_Action item_
All of the data needs to be reproduced with no alterations.

[Stored items]
#####

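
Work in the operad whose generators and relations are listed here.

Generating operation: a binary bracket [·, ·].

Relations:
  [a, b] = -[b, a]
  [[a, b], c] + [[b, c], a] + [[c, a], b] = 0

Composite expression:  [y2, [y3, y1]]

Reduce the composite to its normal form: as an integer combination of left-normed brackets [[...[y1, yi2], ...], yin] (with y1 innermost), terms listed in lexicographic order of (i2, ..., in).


[[y1, y3], y2]

Left-normed coefficients sit on the y1-initial expansion words.
Composite bracket: [y2, [y3, y1]]
The bracket unfolds into 4 signed words via [a, b] = ab - ba (2^2 = 4).
Keep just the words that open with y1:
  the word y1y3y2 carries sign +1 and contributes +[[y1, y3], y2]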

#####

_Response to this exercise_
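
Work in the operad whose generators and relations are listed here.

Generating operation: a binary bracket [·, ·].

Relations:
  [a, b] = -[b, a]
  [[a, b], c] + [[b, c], a] + [[c, a], b] = 0

Composite expression:  [y2, [y3, y1]]

Reduce the composite to its normal form: as an integer combination of left-normed brackets [[...[y1, yi2], ...], yin] (with y1 innermost), terms listed in lexicographic order of (i2, ..., in).


[[y1, y3], y2]

Left-normed coefficients sit on the y1-initial expansion words.
Composite bracket: [y2, [y3, y1]]
The bracket unfolds into 4 signed words via [a, b] = ab - ba (2^2 = 4).
Keep just the words that open with y1:
  the word y1y3y2 carries sign +1 and contributes +[[y1, y3], y2]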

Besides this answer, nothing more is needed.